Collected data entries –
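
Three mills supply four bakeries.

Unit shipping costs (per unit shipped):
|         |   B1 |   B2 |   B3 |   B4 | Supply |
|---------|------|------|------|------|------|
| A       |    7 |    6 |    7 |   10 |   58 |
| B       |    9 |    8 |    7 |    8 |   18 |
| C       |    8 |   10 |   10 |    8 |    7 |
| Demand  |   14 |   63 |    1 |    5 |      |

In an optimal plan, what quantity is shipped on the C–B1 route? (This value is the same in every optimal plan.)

7

Optimal shipments:
  A to B2: 58 sacks
  B to B1: 7 sacks
  B to B2: 5 sacks
  B to B3: 1 sacks
  B to B4: 5 sacks
  C to B1: 7 sacks
Total cost = 554.
So C→B1 carries 7 sacks.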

EXERCISE DIRECTIONS –
Would you please output every record again, exactly?

FINISHED EXERCISE –
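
Three mills supply four bakeries.

Unit shipping costs (per unit shipped):
|         |   B1 |   B2 |   B3 |   B4 | Supply |
|---------|------|------|------|------|------|
| A       |    7 |    6 |    7 |   10 |   58 |
| B       |    9 |    8 |    7 |    8 |   18 |
| C       |    8 |   10 |   10 |    8 |    7 |
| Demand  |   14 |   63 |    1 |    5 |      |

In an optimal plan, what quantity is shipped on the C–B1 route? (This value is the same in every optimal plan.)

7

Optimal shipments:
  A to B2: 58 sacks
  B to B1: 7 sacks
  B to B2: 5 sacks
  B to B3: 1 sacks
  B to B4: 5 sacks
  C to B1: 7 sacks
Total cost = 554.
So C→B1 carries 7 sacks.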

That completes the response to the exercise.